## Task item:
In the listing below, the answer starts at the line that has "A bicycle rounds" and stops after the line that has "A motorcycle skidded"; please repeat that part exactly and nothing more.

*** Entries provided ***

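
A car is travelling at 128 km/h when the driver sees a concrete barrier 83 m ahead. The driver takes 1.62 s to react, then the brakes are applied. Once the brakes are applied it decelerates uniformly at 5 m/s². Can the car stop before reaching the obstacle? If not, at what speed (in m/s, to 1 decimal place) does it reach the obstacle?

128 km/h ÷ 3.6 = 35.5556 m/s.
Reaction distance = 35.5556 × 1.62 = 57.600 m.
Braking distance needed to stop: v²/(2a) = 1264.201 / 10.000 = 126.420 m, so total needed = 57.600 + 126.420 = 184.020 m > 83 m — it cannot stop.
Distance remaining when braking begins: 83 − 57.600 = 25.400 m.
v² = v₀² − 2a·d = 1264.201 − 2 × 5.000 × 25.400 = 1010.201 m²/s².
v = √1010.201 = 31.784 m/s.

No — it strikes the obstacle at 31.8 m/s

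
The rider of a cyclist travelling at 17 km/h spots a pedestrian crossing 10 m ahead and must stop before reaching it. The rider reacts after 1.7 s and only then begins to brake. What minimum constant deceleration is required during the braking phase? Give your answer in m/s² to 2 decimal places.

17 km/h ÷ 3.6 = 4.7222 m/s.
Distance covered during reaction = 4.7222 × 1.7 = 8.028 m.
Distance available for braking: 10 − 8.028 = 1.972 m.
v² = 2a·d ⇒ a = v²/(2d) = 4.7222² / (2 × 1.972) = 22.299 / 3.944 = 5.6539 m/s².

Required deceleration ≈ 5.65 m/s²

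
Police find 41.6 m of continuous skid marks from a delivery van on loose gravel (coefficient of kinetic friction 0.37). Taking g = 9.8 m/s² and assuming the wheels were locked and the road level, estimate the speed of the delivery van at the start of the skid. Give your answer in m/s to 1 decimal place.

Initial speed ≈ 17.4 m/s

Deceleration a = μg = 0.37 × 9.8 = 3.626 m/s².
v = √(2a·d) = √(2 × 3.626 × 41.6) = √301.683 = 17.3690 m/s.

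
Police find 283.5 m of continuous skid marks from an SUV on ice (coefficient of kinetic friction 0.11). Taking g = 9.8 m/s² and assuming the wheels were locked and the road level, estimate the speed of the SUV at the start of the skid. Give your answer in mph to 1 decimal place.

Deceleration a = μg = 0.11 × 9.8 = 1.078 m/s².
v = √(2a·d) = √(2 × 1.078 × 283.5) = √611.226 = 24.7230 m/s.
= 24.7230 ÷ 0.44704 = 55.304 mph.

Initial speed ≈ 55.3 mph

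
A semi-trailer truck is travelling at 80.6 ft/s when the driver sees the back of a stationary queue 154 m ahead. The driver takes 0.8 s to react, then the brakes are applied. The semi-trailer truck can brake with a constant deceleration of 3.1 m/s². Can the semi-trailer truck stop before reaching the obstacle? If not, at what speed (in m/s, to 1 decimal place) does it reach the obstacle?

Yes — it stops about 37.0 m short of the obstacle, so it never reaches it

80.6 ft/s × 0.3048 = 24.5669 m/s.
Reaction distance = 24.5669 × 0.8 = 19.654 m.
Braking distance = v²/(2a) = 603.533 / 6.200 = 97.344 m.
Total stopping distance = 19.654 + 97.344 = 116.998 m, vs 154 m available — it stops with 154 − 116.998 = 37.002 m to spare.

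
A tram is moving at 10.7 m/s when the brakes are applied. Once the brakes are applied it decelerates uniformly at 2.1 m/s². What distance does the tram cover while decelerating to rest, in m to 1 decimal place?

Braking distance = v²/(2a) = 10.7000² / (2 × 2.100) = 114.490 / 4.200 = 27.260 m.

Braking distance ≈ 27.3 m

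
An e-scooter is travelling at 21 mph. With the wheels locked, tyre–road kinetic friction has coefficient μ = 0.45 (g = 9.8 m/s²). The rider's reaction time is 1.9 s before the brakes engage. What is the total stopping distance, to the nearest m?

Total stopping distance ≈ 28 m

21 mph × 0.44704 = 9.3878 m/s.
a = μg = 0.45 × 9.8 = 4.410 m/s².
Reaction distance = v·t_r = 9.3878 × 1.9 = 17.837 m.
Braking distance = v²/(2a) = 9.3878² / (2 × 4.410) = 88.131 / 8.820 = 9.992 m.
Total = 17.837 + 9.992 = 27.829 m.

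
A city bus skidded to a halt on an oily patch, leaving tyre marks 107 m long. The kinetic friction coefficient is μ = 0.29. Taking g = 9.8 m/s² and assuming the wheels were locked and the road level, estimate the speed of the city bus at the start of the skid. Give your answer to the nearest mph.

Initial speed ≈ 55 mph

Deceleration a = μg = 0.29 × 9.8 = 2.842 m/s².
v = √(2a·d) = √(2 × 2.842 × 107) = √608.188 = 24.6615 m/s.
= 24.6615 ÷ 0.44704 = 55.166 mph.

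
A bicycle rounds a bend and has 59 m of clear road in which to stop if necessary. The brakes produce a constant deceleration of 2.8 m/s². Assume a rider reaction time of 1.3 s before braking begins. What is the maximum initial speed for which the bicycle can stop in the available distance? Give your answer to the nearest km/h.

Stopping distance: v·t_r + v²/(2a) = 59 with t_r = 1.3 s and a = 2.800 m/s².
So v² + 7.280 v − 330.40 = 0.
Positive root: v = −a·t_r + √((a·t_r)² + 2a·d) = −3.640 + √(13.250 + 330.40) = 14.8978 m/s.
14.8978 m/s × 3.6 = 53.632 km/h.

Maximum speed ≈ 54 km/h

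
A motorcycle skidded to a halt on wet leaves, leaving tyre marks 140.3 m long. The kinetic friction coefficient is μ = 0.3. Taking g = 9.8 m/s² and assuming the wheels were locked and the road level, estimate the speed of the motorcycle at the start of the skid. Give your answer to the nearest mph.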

***
*** Entries provided ***

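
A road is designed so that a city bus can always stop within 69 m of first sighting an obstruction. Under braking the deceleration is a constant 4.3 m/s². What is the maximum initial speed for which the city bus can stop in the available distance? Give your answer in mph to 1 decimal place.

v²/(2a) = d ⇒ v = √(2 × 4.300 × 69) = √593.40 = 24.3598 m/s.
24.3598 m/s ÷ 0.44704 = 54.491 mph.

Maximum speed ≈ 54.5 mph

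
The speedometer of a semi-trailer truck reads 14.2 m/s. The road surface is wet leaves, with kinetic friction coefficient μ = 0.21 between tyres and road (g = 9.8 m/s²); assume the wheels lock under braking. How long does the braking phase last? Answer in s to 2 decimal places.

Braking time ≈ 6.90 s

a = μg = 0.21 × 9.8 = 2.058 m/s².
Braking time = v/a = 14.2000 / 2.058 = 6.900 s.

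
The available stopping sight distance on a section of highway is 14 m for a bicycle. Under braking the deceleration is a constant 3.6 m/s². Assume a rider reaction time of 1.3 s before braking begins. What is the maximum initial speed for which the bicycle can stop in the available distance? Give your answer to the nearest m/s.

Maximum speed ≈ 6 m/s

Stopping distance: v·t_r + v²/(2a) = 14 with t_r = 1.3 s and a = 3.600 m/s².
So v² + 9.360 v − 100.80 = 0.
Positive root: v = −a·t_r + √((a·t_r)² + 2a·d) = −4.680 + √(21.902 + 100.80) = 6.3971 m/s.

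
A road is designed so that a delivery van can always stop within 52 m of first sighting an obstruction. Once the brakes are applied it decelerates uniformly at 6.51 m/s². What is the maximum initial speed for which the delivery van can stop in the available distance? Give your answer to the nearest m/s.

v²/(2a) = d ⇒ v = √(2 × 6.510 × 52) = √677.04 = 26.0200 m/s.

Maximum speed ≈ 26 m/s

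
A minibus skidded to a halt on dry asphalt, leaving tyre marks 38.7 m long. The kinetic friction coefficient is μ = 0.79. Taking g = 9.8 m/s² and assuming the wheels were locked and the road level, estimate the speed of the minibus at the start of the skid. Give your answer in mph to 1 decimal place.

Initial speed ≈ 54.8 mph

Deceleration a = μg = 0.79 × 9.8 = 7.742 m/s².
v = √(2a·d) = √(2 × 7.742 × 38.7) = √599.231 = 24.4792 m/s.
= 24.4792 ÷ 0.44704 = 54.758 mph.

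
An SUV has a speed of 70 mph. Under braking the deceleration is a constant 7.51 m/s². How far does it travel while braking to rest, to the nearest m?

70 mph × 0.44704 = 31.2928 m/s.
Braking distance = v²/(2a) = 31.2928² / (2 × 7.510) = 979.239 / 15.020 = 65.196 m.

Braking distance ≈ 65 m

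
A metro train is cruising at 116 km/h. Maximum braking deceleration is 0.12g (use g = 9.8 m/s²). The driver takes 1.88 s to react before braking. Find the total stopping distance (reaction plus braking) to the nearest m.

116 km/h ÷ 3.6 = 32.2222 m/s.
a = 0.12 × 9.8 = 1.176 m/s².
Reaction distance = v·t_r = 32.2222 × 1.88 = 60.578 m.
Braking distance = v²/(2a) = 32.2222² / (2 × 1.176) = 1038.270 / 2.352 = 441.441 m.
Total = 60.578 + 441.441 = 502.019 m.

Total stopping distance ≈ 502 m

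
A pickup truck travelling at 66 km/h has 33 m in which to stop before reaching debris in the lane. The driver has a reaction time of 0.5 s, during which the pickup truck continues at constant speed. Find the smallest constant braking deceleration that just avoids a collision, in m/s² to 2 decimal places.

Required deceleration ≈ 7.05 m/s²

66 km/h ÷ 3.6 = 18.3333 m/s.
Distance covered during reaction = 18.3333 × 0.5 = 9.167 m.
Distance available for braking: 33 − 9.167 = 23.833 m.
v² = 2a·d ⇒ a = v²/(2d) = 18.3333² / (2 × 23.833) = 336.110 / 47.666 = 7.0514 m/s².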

***

## Solution to this task:
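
A bicycle rounds a bend and has 59 m of clear road in which to stop if necessary. The brakes produce a constant deceleration of 2.8 m/s². Assume a rider reaction time of 1.3 s before braking begins. What is the maximum initial speed for which the bicycle can stop in the available distance? Give your answer to the nearest km/h.

Stopping distance: v·t_r + v²/(2a) = 59 with t_r = 1.3 s and a = 2.800 m/s².
So v² + 7.280 v − 330.40 = 0.
Positive root: v = −a·t_r + √((a·t_r)² + 2a·d) = −3.640 + √(13.250 + 330.40) = 14.8978 m/s.
14.8978 m/s × 3.6 = 53.632 km/h.

Maximum speed ≈ 54 km/h

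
A motorcycle skidded to a halt on wet leaves, leaving tyre marks 140.3 m long. The kinetic friction coefficient is μ = 0.3. Taking g = 9.8 m/s² and assuming the wheels were locked and the road level, estimate the speed of the motorcycle at the start of the skid. Give your answer to the nearest mph.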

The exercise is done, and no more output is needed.